### Assigned task:
Tally every line in the data that has the word "INITIAL" and report only the total.

### Records provided:
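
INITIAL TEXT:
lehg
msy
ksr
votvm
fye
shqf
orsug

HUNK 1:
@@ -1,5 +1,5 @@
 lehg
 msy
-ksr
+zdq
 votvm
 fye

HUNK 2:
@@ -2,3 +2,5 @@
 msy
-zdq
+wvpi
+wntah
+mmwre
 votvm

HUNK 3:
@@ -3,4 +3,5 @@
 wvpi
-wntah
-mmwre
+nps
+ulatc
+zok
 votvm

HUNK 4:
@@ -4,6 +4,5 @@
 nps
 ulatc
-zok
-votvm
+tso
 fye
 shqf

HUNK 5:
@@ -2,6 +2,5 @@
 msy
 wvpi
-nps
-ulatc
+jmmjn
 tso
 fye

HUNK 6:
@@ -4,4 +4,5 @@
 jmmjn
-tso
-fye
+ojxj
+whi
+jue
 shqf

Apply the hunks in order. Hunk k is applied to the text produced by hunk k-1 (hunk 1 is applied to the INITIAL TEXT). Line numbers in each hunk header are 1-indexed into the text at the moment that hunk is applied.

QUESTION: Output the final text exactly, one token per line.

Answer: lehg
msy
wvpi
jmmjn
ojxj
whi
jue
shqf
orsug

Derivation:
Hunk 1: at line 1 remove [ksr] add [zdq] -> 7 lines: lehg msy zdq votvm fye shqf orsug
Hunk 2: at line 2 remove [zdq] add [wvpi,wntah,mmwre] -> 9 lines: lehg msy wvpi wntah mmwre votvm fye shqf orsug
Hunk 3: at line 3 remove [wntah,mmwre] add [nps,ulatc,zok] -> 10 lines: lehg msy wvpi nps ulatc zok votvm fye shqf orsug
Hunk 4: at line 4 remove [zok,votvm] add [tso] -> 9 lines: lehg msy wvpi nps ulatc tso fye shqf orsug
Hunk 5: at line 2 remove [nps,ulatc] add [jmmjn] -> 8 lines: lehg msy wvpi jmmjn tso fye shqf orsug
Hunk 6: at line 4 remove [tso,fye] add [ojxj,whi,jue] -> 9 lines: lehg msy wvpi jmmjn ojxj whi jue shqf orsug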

### Result:
2